Work request.
Reproduce the entries so that every line matches the original exactly.

Record excerpts.
· · · · ·
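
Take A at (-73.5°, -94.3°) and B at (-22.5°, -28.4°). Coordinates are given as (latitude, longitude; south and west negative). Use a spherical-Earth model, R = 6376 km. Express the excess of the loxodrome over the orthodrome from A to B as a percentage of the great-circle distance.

3.5%

Great circle: σ = 1.0769 rad → d_gc = Rσ = 6866.3 km
Rhumb: Δφ = +0.8901, Δλ = +1.1502, Δψ = +1.5279, q = Δφ/Δψ = 0.5826 → d_rh = R√(Δφ²+q²Δλ²) = 7103.8 km
Excess = (7103.8 − 6866.3) / 6866.3 = 237.5 / 6866.3 = 3.46% ≈ 3.5%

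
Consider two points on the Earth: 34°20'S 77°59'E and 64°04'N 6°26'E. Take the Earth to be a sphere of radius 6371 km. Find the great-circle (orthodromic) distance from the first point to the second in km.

12580 km

cos σ = sin φ₁ sin φ₂ + cos φ₁ cos φ₂ cos Δλ
      = sin(-34.33°)sin(64.07°) + cos(-34.33°)cos(64.07°)cos(-71.55°) = -0.3929
σ = 113.137° → d = Rσ = 6371·1.97461 = 12580 km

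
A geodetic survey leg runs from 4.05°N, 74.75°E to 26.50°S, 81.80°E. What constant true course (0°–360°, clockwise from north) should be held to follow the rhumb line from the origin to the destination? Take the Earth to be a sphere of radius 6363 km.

167.4°

Meridional parts: M(φ₁)=+0.0707, M(φ₂)=-0.4799 → ΔM = -0.5507;  Δλ = +0.1230 rad
tan C = Δλ / ΔM = -0.2234 → C = 167.40°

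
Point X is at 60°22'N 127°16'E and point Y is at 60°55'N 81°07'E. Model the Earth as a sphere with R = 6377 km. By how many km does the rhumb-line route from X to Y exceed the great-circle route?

52 km

Great circle: cos σ = sin φ₁ sin φ₂ + cos φ₁ cos φ₂ cos Δλ,  σ = 0.3868 rad → d_gc = 2466.7 km
Rhumb line: Δψ = +0.0196, q = Δφ/Δψ = 0.4903, d_rh = R√(Δφ²+q²Δλ²) = 2518.9 km
Excess = 2518.9 − 2466.7 = 52.2 ≈ 52 km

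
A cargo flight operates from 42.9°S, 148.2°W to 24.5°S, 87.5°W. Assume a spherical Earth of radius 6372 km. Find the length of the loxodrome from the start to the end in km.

Rhumb course C = atan2(Δλ, Δψ) with Δψ = ln[tan(π/4+φ₂/2)/tan(π/4+φ₁/2)] = +0.3892, Δλ = +1.0594 → C = 69.83°
d = R·|Δφ| / |cos C| = 6372·0.32114 / 0.34483 = 5934 km

5934 km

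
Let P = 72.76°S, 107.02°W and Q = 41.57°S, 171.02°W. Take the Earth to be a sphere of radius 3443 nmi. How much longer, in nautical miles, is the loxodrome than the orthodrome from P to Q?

Great circle: cos σ = sin φ₁ sin φ₂ + cos φ₁ cos φ₂ cos Δλ,  σ = 0.7511 rad → d_gc = 2586.1 nmi
Rhumb line: Δψ = +1.0875, q = Δφ/Δψ = 0.5006, d_rh = R√(Δφ²+q²Δλ²) = 2686.9 nmi
Excess = 2686.9 − 2586.1 = 100.8 ≈ 101 nmi

101 nmi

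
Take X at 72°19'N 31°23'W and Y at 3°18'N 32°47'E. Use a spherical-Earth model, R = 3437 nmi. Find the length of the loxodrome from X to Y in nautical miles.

4874 nmi

Δψ = ln[tan(π/4+φ₂/2)/tan(π/4+φ₁/2)] = -1.8031;  Δφ = -1.2046 rad,  Δλ = +1.1199 rad
q = Δφ/Δψ = 0.6680
d = R·√(Δφ² + q²Δλ²) = 3437·1.41800 = 4874 nmi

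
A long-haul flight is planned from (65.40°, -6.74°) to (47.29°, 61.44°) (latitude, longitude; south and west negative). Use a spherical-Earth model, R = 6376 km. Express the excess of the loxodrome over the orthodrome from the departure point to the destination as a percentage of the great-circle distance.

4.4%

Great circle: σ = 0.6872 rad → d_gc = Rσ = 4381.3 km
Rhumb: Δφ = -0.3161, Δλ = +1.1900, Δψ = -0.5840, q = Δφ/Δψ = 0.5412 → d_rh = R√(Δφ²+q²Δλ²) = 4574.2 km
Excess = (4574.2 − 4381.3) / 4381.3 = 192.9 / 4381.3 = 4.40% ≈ 4.4%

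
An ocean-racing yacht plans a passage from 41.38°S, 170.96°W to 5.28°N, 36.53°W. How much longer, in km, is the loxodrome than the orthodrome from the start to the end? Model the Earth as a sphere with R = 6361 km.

692 km

Great circle: cos σ = sin φ₁ sin φ₂ + cos φ₁ cos φ₂ cos Δλ,  σ = 2.1943 rad → d_gc = 13957.8 km
Rhumb line: Δψ = +0.8870, q = Δφ/Δψ = 0.9182, d_rh = R√(Δφ²+q²Δλ²) = 14649.5 km
Excess = 14649.5 − 13957.8 = 691.7 ≈ 692 km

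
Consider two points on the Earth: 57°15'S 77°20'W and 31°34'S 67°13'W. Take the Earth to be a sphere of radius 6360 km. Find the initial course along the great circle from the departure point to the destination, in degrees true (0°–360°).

N = sin Δλ·cos φ₂ = +0.1497;  D = cos φ₁ sin φ₂ − sin φ₁ cos φ₂ cos Δλ = +0.4223
initial course = atan2(N, D) = 19.52°

19.5°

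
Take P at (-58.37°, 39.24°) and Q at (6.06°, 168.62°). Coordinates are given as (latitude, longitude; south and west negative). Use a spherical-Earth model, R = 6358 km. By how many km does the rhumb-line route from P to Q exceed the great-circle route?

1055 km

Great circle: cos σ = sin φ₁ sin φ₂ + cos φ₁ cos φ₂ cos Δλ,  σ = 2.0051 rad → d_gc = 12748.3 km
Rhumb line: Δψ = +1.3674, q = Δφ/Δψ = 0.8224, d_rh = R√(Δφ²+q²Δλ²) = 13803.1 km
Excess = 13803.1 − 12748.3 = 1054.8 ≈ 1055 km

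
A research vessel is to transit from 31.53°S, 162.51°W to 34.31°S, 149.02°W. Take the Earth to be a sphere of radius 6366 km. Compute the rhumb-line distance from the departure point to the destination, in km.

1295 km

Δψ = ln[tan(π/4+φ₂/2)/tan(π/4+φ₁/2)] = -0.0578;  Δφ = -0.0485 rad,  Δλ = +0.2354 rad
q = Δφ/Δψ = 0.8393
d = R·√(Δφ² + q²Δλ²) = 6366·0.20347 = 1295 km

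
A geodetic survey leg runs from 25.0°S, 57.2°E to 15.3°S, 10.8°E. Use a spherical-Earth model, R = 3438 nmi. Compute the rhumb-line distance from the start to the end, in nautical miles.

Rhumb course C = atan2(Δλ, Δψ) with Δψ = ln[tan(π/4+φ₂/2)/tan(π/4+φ₁/2)] = +0.1806, Δλ = -0.8098 → C = 282.57°
d = R·|Δφ| / |cos C| = 3438·0.16930 / 0.21767 = 2674 nmi

2674 nmi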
· · · · ·
Written answer.
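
Take A at (-73.5°, -94.3°) and B at (-22.5°, -28.4°). Coordinates are given as (latitude, longitude; south and west negative). Use a spherical-Earth model, R = 6376 km. Express the excess of the loxodrome over the orthodrome from A to B as a percentage of the great-circle distance.

3.5%

Great circle: σ = 1.0769 rad → d_gc = Rσ = 6866.3 km
Rhumb: Δφ = +0.8901, Δλ = +1.1502, Δψ = +1.5279, q = Δφ/Δψ = 0.5826 → d_rh = R√(Δφ²+q²Δλ²) = 7103.8 km
Excess = (7103.8 − 6866.3) / 6866.3 = 237.5 / 6866.3 = 3.46% ≈ 3.5%

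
Consider two points on the Earth: 34°20'S 77°59'E and 64°04'N 6°26'E. Take the Earth to be a sphere of radius 6371 km. Find the great-circle (orthodromic) distance from the first point to the second in km.

12580 km

cos σ = sin φ₁ sin φ₂ + cos φ₁ cos φ₂ cos Δλ
      = sin(-34.33°)sin(64.07°) + cos(-34.33°)cos(64.07°)cos(-71.55°) = -0.3929
σ = 113.137° → d = Rσ = 6371·1.97461 = 12580 km

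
A geodetic survey leg runs from 4.05°N, 74.75°E to 26.50°S, 81.80°E. What constant true course (0°–360°, clockwise from north) should be held to follow the rhumb line from the origin to the destination? Take the Earth to be a sphere of radius 6363 km.

167.4°

Meridional parts: M(φ₁)=+0.0707, M(φ₂)=-0.4799 → ΔM = -0.5507;  Δλ = +0.1230 rad
tan C = Δλ / ΔM = -0.2234 → C = 167.40°

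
Point X is at 60°22'N 127°16'E and point Y is at 60°55'N 81°07'E. Model the Earth as a sphere with R = 6377 km. By how many km does the rhumb-line route from X to Y exceed the great-circle route?

52 km

Great circle: cos σ = sin φ₁ sin φ₂ + cos φ₁ cos φ₂ cos Δλ,  σ = 0.3868 rad → d_gc = 2466.7 km
Rhumb line: Δψ = +0.0196, q = Δφ/Δψ = 0.4903, d_rh = R√(Δφ²+q²Δλ²) = 2518.9 km
Excess = 2518.9 − 2466.7 = 52.2 ≈ 52 km

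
A cargo flight operates from 42.9°S, 148.2°W to 24.5°S, 87.5°W. Assume a spherical Earth of radius 6372 km. Find the length of the loxodrome from the start to the end in km.

Rhumb course C = atan2(Δλ, Δψ) with Δψ = ln[tan(π/4+φ₂/2)/tan(π/4+φ₁/2)] = +0.3892, Δλ = +1.0594 → C = 69.83°
d = R·|Δφ| / |cos C| = 6372·0.32114 / 0.34483 = 5934 km

5934 km

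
Let P = 72.76°S, 107.02°W and Q = 41.57°S, 171.02°W. Take the Earth to be a sphere of radius 3443 nmi. How much longer, in nautical miles, is the loxodrome than the orthodrome from P to Q?

Great circle: cos σ = sin φ₁ sin φ₂ + cos φ₁ cos φ₂ cos Δλ,  σ = 0.7511 rad → d_gc = 2586.1 nmi
Rhumb line: Δψ = +1.0875, q = Δφ/Δψ = 0.5006, d_rh = R√(Δφ²+q²Δλ²) = 2686.9 nmi
Excess = 2686.9 − 2586.1 = 100.8 ≈ 101 nmi

101 nmi

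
Take X at 72°19'N 31°23'W and Y at 3°18'N 32°47'E. Use a spherical-Earth model, R = 3437 nmi. Find the length of the loxodrome from X to Y in nautical miles.

4874 nmi

Δψ = ln[tan(π/4+φ₂/2)/tan(π/4+φ₁/2)] = -1.8031;  Δφ = -1.2046 rad,  Δλ = +1.1199 rad
q = Δφ/Δψ = 0.6680
d = R·√(Δφ² + q²Δλ²) = 3437·1.41800 = 4874 nmi

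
A long-haul flight is planned from (65.40°, -6.74°) to (47.29°, 61.44°) (latitude, longitude; south and west negative). Use a spherical-Earth model, R = 6376 km. Express the excess of the loxodrome over the orthodrome from the departure point to the destination as a percentage of the great-circle distance.

4.4%

Great circle: σ = 0.6872 rad → d_gc = Rσ = 4381.3 km
Rhumb: Δφ = -0.3161, Δλ = +1.1900, Δψ = -0.5840, q = Δφ/Δψ = 0.5412 → d_rh = R√(Δφ²+q²Δλ²) = 4574.2 km
Excess = (4574.2 − 4381.3) / 4381.3 = 192.9 / 4381.3 = 4.40% ≈ 4.4%

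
An ocean-racing yacht plans a passage from 41.38°S, 170.96°W to 5.28°N, 36.53°W. How much longer, in km, is the loxodrome than the orthodrome from the start to the end? Model the Earth as a sphere with R = 6361 km.

692 km

Great circle: cos σ = sin φ₁ sin φ₂ + cos φ₁ cos φ₂ cos Δλ,  σ = 2.1943 rad → d_gc = 13957.8 km
Rhumb line: Δψ = +0.8870, q = Δφ/Δψ = 0.9182, d_rh = R√(Δφ²+q²Δλ²) = 14649.5 km
Excess = 14649.5 − 13957.8 = 691.7 ≈ 692 km

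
Consider two points on the Earth: 57°15'S 77°20'W and 31°34'S 67°13'W. Take the Earth to be a sphere of radius 6360 km. Find the initial course along the great circle from the departure point to the destination, in degrees true (0°–360°).

N = sin Δλ·cos φ₂ = +0.1497;  D = cos φ₁ sin φ₂ − sin φ₁ cos φ₂ cos Δλ = +0.4223
initial course = atan2(N, D) = 19.52°

19.5°

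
Take P at (-58.37°, 39.24°) and Q at (6.06°, 168.62°). Coordinates are given as (latitude, longitude; south and west negative). Use a spherical-Earth model, R = 6358 km. By how many km does the rhumb-line route from P to Q exceed the great-circle route?

1055 km

Great circle: cos σ = sin φ₁ sin φ₂ + cos φ₁ cos φ₂ cos Δλ,  σ = 2.0051 rad → d_gc = 12748.3 km
Rhumb line: Δψ = +1.3674, q = Δφ/Δψ = 0.8224, d_rh = R√(Δφ²+q²Δλ²) = 13803.1 km
Excess = 13803.1 − 12748.3 = 1054.8 ≈ 1055 km

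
A research vessel is to transit from 31.53°S, 162.51°W to 34.31°S, 149.02°W. Take the Earth to be a sphere of radius 6366 km. Compute the rhumb-line distance from the departure point to the destination, in km.

1295 km

Δψ = ln[tan(π/4+φ₂/2)/tan(π/4+φ₁/2)] = -0.0578;  Δφ = -0.0485 rad,  Δλ = +0.2354 rad
q = Δφ/Δψ = 0.8393
d = R·√(Δφ² + q²Δλ²) = 6366·0.20347 = 1295 km

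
A geodetic survey leg runs from 25.0°S, 57.2°E to 15.3°S, 10.8°E. Use a spherical-Earth model, R = 3438 nmi. Compute the rhumb-line distance from the start to the end, in nautical miles.

Rhumb course C = atan2(Δλ, Δψ) with Δψ = ln[tan(π/4+φ₂/2)/tan(π/4+φ₁/2)] = +0.1806, Δλ = -0.8098 → C = 282.57°
d = R·|Δφ| / |cos C| = 3438·0.16930 / 0.21767 = 2674 nmi

2674 nmi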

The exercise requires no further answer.